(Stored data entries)
________

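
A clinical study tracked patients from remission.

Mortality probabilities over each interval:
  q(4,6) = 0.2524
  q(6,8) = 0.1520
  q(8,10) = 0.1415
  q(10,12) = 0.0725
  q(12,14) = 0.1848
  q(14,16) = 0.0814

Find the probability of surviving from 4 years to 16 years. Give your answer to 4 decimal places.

0.3780

Chaining the interval survival probabilities: (1 − 0.2524) × (1 − 0.1520) × (1 − 0.1415) × (1 − 0.0725) × (1 − 0.1848) × (1 − 0.0814).
= 0.7476 × 0.8480 × 0.8585 × 0.9275 × 0.8152 × 0.9186 = 0.378016.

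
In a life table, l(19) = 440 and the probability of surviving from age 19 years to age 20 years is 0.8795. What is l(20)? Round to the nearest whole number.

l(20) = l(19) × p = 440 × 0.8795 = 387.

387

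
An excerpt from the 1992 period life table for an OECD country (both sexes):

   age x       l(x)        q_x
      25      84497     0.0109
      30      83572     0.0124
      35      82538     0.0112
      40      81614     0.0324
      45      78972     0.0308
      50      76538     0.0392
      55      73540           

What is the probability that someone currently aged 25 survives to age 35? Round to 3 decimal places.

The conditional survival probability is l(35)/l(25) = 82538/84497 = 0.976816.

0.977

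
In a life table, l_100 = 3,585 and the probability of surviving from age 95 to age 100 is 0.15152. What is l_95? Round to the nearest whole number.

23660

l_95 = l_100 / p = 3,585 / 0.15152 = 23660.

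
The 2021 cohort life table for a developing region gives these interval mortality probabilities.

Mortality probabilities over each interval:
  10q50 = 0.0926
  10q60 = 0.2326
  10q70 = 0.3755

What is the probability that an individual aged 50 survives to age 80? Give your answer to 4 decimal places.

Survival from 50 to 80 is the product of surviving each interval: (1 − 0.0926) × (1 − 0.2326) × (1 − 0.3755).
= 0.9074 × 0.7674 × 0.6245 = 0.434864.

0.4349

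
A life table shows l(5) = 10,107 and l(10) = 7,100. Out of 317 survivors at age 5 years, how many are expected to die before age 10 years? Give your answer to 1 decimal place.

94.3

The relevant probability is 1 − 7,100/10,107 = 0.297517.
Expected number = 317 × 0.297517 = 94.3.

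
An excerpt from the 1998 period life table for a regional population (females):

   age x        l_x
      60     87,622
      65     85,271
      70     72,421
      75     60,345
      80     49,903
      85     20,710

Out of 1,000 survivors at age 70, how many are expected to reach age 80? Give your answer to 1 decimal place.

689.1

The relevant probability is 49,903/72,421 = 0.689068.
Expected number = 1,000 × 0.689068 = 689.1.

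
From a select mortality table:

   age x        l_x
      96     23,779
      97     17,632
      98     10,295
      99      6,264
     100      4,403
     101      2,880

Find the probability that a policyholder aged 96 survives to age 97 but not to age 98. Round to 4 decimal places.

0.3085

We want 1|1q96 = (l_97 − l_98)/l_96.
This is the probability of reaching 97 but not 98, conditional on being alive at 96: (l_97 − l_98) / l_96.
= (17,632 − 10,295) / 23,779 = 7,337 / 23,779 = 0.308550.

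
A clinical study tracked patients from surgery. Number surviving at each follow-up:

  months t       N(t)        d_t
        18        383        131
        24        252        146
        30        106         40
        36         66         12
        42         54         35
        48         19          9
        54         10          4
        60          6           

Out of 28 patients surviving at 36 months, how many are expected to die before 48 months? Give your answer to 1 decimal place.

The relevant probability is 1 − 19/66 = 0.712121.
Expected number = 28 × 0.712121 = 19.9.

19.9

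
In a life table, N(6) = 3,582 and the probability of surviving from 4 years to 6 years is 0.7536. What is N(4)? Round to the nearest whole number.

4753

N(4) = N(6) / p = 3,582 / 0.7536 = 4753.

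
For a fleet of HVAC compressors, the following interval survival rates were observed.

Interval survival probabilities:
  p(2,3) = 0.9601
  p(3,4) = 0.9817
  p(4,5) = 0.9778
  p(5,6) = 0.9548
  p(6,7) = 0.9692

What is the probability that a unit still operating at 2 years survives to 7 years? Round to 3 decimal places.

0.853

Chaining the interval survival probabilities: 0.9601 × 0.9817 × 0.9778 × 0.9548 × 0.9692.
= 0.852847.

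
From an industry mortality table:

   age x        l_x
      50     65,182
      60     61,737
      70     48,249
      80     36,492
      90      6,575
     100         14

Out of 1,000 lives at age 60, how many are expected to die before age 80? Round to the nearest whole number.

The relevant probability is 1 − 36,492/61,737 = 0.408912.
Expected number = 1,000 × 0.408912 = 409.

409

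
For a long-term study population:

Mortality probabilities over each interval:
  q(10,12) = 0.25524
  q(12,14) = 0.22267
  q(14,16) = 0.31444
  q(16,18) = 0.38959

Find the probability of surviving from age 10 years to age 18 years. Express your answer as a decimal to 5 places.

The overall survival probability is (1 − 0.25524) × (1 − 0.22267) × (1 − 0.31444) × (1 − 0.38959).
= 0.74476 × 0.77733 × 0.68556 × 0.61041 = 0.242264.

0.24226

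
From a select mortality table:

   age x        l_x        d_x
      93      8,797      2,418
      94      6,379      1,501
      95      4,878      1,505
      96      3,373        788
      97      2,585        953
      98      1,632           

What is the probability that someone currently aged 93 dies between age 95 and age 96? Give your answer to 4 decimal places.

We want 2|1q93 = (l_95 − l_96)/l_93.
This is the probability of reaching 95 but not 96, conditional on being alive at 93: (l_95 − l_96) / l_93.
= (4,878 − 3,373) / 8,797 = 1,505 / 8,797 = 0.171081.

0.1711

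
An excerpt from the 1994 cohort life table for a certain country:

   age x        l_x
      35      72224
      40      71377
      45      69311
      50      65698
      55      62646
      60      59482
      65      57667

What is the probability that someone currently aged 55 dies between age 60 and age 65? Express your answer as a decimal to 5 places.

This is the probability of reaching 60 but not 65, conditional on being alive at 55: (l_60 − l_65) / l_55.
= (59482 − 57667) / 62646 = 1815 / 62646 = 0.028972.

0.02897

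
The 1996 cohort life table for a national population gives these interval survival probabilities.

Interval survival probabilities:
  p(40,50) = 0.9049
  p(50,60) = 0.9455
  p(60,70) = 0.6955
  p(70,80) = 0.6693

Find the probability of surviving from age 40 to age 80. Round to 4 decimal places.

Survival from 40 to 80 is the product of surviving each interval: 0.9049 × 0.9455 × 0.6955 × 0.6693.
= 0.398272.

0.3983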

________

**What you are asked to do:** If a line in the data holds the string "tracked", copy that line.

**Expected answer:**
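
A clinical study tracked patients from remission.
A clinical study tracked patients from surgery. Number surviving at each follow-up: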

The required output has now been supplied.